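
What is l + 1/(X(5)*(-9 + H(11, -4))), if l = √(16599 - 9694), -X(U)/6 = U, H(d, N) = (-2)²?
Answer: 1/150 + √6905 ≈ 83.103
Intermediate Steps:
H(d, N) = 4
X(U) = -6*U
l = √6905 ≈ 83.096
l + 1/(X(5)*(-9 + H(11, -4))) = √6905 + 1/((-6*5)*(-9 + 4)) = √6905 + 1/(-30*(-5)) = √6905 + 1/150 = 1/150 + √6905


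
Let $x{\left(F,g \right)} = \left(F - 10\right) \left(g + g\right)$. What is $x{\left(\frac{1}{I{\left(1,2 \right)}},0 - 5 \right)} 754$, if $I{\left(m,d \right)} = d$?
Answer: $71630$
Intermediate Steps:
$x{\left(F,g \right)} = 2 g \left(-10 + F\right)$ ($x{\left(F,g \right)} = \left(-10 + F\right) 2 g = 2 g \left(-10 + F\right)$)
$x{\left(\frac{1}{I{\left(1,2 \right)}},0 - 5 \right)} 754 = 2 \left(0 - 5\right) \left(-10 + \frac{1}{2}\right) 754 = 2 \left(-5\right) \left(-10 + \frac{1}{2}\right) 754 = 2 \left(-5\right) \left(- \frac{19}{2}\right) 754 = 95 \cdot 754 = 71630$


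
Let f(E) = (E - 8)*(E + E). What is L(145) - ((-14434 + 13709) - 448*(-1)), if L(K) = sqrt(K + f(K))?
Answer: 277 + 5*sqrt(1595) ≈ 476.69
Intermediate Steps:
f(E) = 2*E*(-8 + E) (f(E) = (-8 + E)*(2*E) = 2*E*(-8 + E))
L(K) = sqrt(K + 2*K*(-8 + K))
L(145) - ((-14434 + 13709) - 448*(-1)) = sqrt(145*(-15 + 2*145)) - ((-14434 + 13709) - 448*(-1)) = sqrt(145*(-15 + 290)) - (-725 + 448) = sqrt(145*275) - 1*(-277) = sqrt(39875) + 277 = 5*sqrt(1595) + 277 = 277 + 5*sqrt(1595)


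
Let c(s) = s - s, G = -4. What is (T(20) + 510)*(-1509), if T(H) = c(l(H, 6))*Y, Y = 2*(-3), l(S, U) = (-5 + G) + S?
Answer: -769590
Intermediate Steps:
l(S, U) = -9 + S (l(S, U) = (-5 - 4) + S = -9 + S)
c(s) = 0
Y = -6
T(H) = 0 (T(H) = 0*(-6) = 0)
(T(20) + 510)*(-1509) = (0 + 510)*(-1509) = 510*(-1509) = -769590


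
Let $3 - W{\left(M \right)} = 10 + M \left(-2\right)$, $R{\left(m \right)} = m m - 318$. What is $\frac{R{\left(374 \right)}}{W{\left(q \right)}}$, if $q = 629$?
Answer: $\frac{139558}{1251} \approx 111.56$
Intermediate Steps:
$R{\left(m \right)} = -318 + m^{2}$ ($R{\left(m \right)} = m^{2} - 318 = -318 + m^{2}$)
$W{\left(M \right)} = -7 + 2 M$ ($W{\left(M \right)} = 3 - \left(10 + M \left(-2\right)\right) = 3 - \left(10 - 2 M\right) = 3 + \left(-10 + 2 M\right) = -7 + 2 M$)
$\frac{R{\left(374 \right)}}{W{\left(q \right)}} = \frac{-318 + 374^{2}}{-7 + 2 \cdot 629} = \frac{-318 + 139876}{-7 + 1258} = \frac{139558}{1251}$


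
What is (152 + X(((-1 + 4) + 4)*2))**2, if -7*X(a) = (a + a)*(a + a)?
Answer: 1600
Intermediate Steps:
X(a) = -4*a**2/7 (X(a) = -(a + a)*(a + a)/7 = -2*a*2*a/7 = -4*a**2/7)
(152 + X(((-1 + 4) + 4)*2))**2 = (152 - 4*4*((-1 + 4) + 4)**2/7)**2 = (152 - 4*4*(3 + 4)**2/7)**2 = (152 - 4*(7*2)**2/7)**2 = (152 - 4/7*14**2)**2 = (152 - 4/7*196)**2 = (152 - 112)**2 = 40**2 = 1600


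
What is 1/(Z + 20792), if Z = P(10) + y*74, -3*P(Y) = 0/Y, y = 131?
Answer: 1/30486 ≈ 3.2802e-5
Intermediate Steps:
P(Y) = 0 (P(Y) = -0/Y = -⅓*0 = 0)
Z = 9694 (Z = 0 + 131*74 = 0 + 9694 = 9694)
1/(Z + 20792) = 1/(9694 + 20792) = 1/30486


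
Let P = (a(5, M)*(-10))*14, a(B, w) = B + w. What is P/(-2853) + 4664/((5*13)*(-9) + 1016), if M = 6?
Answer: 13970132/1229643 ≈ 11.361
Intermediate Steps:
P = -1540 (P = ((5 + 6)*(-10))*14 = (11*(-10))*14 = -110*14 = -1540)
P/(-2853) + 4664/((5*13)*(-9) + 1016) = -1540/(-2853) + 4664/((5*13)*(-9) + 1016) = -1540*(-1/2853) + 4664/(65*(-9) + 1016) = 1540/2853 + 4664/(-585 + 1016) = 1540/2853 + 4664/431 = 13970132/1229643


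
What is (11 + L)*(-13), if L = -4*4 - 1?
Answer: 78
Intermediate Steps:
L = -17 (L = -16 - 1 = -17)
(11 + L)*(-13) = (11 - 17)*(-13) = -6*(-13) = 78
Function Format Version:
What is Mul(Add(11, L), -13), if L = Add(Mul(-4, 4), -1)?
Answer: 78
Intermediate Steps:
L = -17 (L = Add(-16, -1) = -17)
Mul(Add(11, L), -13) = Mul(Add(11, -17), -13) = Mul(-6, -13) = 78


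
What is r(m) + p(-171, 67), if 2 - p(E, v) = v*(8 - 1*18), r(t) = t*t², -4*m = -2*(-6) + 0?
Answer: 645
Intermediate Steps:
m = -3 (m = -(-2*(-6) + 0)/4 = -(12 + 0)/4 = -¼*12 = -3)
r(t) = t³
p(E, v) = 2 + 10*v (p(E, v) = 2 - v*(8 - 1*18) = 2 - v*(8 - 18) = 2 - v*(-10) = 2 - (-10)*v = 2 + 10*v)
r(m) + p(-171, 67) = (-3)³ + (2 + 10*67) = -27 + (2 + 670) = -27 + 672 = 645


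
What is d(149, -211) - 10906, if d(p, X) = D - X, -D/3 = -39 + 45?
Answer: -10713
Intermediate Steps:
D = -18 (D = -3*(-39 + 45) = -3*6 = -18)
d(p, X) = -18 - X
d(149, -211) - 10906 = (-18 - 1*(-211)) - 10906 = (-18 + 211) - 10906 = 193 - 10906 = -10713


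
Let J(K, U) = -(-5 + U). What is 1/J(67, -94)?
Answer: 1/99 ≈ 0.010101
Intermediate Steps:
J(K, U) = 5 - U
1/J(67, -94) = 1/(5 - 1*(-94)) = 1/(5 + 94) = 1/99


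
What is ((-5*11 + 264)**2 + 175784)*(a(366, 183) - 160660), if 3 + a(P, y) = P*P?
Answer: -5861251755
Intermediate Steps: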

--------------------------------

**Work to complete:** Could you retype all of the entries, leaving every character unchanged?

**Written answer:**
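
What is l + 1/(X(5)*(-9 + H(11, -4))), if l = √(16599 - 9694), -X(U)/6 = U, H(d, N) = (-2)²?
Answer: 1/150 + √6905 ≈ 83.103
Intermediate Steps:
H(d, N) = 4
X(U) = -6*U
l = √6905 ≈ 83.096
l + 1/(X(5)*(-9 + H(11, -4))) = √6905 + 1/((-6*5)*(-9 + 4)) = √6905 + 1/(-30*(-5)) = √6905 + 1/150 = 1/150 + √6905


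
Let $x{\left(F,g \right)} = \left(F - 10\right) \left(g + g\right)$. What is $x{\left(\frac{1}{I{\left(1,2 \right)}},0 - 5 \right)} 754$, if $I{\left(m,d \right)} = d$?
Answer: $71630$
Intermediate Steps:
$x{\left(F,g \right)} = 2 g \left(-10 + F\right)$ ($x{\left(F,g \right)} = \left(-10 + F\right) 2 g = 2 g \left(-10 + F\right)$)
$x{\left(\frac{1}{I{\left(1,2 \right)}},0 - 5 \right)} 754 = 2 \left(0 - 5\right) \left(-10 + \frac{1}{2}\right) 754 = 2 \left(-5\right) \left(-10 + \frac{1}{2}\right) 754 = 2 \left(-5\right) \left(- \frac{19}{2}\right) 754 = 95 \cdot 754 = 71630$


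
Let f(E) = (E - 8)*(E + E). What is L(145) - ((-14434 + 13709) - 448*(-1)), if L(K) = sqrt(K + f(K))?
Answer: 277 + 5*sqrt(1595) ≈ 476.69
Intermediate Steps:
f(E) = 2*E*(-8 + E) (f(E) = (-8 + E)*(2*E) = 2*E*(-8 + E))
L(K) = sqrt(K + 2*K*(-8 + K))
L(145) - ((-14434 + 13709) - 448*(-1)) = sqrt(145*(-15 + 2*145)) - ((-14434 + 13709) - 448*(-1)) = sqrt(145*(-15 + 290)) - (-725 + 448) = sqrt(145*275) - 1*(-277) = sqrt(39875) + 277 = 5*sqrt(1595) + 277 = 277 + 5*sqrt(1595)


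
Let c(s) = s - s, G = -4. What is (T(20) + 510)*(-1509), if T(H) = c(l(H, 6))*Y, Y = 2*(-3), l(S, U) = (-5 + G) + S?
Answer: -769590
Intermediate Steps:
l(S, U) = -9 + S (l(S, U) = (-5 - 4) + S = -9 + S)
c(s) = 0
Y = -6
T(H) = 0 (T(H) = 0*(-6) = 0)
(T(20) + 510)*(-1509) = (0 + 510)*(-1509) = 510*(-1509) = -769590


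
Let $3 - W{\left(M \right)} = 10 + M \left(-2\right)$, $R{\left(m \right)} = m m - 318$. What is $\frac{R{\left(374 \right)}}{W{\left(q \right)}}$, if $q = 629$?
Answer: $\frac{139558}{1251} \approx 111.56$
Intermediate Steps:
$R{\left(m \right)} = -318 + m^{2}$ ($R{\left(m \right)} = m^{2} - 318 = -318 + m^{2}$)
$W{\left(M \right)} = -7 + 2 M$ ($W{\left(M \right)} = 3 - \left(10 + M \left(-2\right)\right) = 3 - \left(10 - 2 M\right) = 3 + \left(-10 + 2 M\right) = -7 + 2 M$)
$\frac{R{\left(374 \right)}}{W{\left(q \right)}} = \frac{-318 + 374^{2}}{-7 + 2 \cdot 629} = \frac{-318 + 139876}{-7 + 1258} = \frac{139558}{1251}$


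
What is (152 + X(((-1 + 4) + 4)*2))**2, if -7*X(a) = (a + a)*(a + a)?
Answer: 1600
Intermediate Steps:
X(a) = -4*a**2/7 (X(a) = -(a + a)*(a + a)/7 = -2*a*2*a/7 = -4*a**2/7)
(152 + X(((-1 + 4) + 4)*2))**2 = (152 - 4*4*((-1 + 4) + 4)**2/7)**2 = (152 - 4*4*(3 + 4)**2/7)**2 = (152 - 4*(7*2)**2/7)**2 = (152 - 4/7*14**2)**2 = (152 - 4/7*196)**2 = (152 - 112)**2 = 40**2 = 1600


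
What is 1/(Z + 20792), if Z = P(10) + y*74, -3*P(Y) = 0/Y, y = 131?
Answer: 1/30486 ≈ 3.2802e-5
Intermediate Steps:
P(Y) = 0 (P(Y) = -0/Y = -⅓*0 = 0)
Z = 9694 (Z = 0 + 131*74 = 0 + 9694 = 9694)
1/(Z + 20792) = 1/(9694 + 20792) = 1/30486


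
Let P = (a(5, M)*(-10))*14, a(B, w) = B + w. What is P/(-2853) + 4664/((5*13)*(-9) + 1016), if M = 6?
Answer: 13970132/1229643 ≈ 11.361
Intermediate Steps:
P = -1540 (P = ((5 + 6)*(-10))*14 = (11*(-10))*14 = -110*14 = -1540)
P/(-2853) + 4664/((5*13)*(-9) + 1016) = -1540/(-2853) + 4664/((5*13)*(-9) + 1016) = -1540*(-1/2853) + 4664/(65*(-9) + 1016) = 1540/2853 + 4664/(-585 + 1016) = 1540/2853 + 4664/431 = 13970132/1229643


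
What is (11 + L)*(-13), if L = -4*4 - 1?
Answer: 78
Intermediate Steps:
L = -17 (L = -16 - 1 = -17)
(11 + L)*(-13) = (11 - 17)*(-13) = -6*(-13) = 78
Function Format Version:
What is Mul(Add(11, L), -13), if L = Add(Mul(-4, 4), -1)?
Answer: 78
Intermediate Steps:
L = -17 (L = Add(-16, -1) = -17)
Mul(Add(11, L), -13) = Mul(Add(11, -17), -13) = Mul(-6, -13) = 78


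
What is r(m) + p(-171, 67), if 2 - p(E, v) = v*(8 - 1*18), r(t) = t*t², -4*m = -2*(-6) + 0?
Answer: 645
Intermediate Steps:
m = -3 (m = -(-2*(-6) + 0)/4 = -(12 + 0)/4 = -¼*12 = -3)
r(t) = t³
p(E, v) = 2 + 10*v (p(E, v) = 2 - v*(8 - 1*18) = 2 - v*(8 - 18) = 2 - v*(-10) = 2 - (-10)*v = 2 + 10*v)
r(m) + p(-171, 67) = (-3)³ + (2 + 10*67) = -27 + (2 + 670) = -27 + 672 = 645


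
What is d(149, -211) - 10906, if d(p, X) = D - X, -D/3 = -39 + 45?
Answer: -10713
Intermediate Steps:
D = -18 (D = -3*(-39 + 45) = -3*6 = -18)
d(p, X) = -18 - X
d(149, -211) - 10906 = (-18 - 1*(-211)) - 10906 = (-18 + 211) - 10906 = 193 - 10906 = -10713


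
Let J(K, U) = -(-5 + U). What is 1/J(67, -94)?
Answer: 1/99 ≈ 0.010101
Intermediate Steps:
J(K, U) = 5 - U
1/J(67, -94) = 1/(5 - 1*(-94)) = 1/(5 + 94) = 1/99


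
What is ((-5*11 + 264)**2 + 175784)*(a(366, 183) - 160660), if 3 + a(P, y) = P*P?
Answer: -5861251755
Intermediate Steps: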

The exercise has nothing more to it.